> WHAT IS REQUIRED
Find the line that contains "1. insert('o')". Repeat that line and all lines following it, exactly, through the end of the listing below.

> SUPPLIED RECORDS
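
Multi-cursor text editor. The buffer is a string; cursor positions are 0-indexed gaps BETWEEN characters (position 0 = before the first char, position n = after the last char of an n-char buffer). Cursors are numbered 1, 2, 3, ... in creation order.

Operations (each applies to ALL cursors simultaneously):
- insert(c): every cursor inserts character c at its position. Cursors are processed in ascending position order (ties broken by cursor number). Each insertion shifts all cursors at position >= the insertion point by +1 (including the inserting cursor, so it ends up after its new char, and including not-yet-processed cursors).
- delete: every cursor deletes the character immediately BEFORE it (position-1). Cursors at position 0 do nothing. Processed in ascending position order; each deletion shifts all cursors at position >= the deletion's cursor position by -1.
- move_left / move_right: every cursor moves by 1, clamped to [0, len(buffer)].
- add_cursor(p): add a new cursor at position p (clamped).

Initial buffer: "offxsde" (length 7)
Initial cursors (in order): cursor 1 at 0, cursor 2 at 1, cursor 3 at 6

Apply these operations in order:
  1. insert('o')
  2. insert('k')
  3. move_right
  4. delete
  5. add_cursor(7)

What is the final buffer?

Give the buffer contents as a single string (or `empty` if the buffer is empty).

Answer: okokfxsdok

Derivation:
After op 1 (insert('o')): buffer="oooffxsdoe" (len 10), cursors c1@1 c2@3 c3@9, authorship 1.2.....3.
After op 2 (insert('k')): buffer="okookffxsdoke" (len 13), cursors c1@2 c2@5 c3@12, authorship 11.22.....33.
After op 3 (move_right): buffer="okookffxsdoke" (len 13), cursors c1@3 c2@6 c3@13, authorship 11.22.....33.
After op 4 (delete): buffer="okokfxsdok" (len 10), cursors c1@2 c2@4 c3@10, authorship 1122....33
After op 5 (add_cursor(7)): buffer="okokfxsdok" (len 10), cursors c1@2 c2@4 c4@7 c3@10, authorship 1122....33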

> ANSWER
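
  1. insert('o')
  2. insert('k')
  3. move_right
  4. delete
  5. add_cursor(7)

What is the final buffer?

Give the buffer contents as a single string (or `empty` if the buffer is empty).

Answer: okokfxsdok

Derivation:
After op 1 (insert('o')): buffer="oooffxsdoe" (len 10), cursors c1@1 c2@3 c3@9, authorship 1.2.....3.
After op 2 (insert('k')): buffer="okookffxsdoke" (len 13), cursors c1@2 c2@5 c3@12, authorship 11.22.....33.
After op 3 (move_right): buffer="okookffxsdoke" (len 13), cursors c1@3 c2@6 c3@13, authorship 11.22.....33.
After op 4 (delete): buffer="okokfxsdok" (len 10), cursors c1@2 c2@4 c3@10, authorship 1122....33
After op 5 (add_cursor(7)): buffer="okokfxsdok" (len 10), cursors c1@2 c2@4 c4@7 c3@10, authorship 1122....33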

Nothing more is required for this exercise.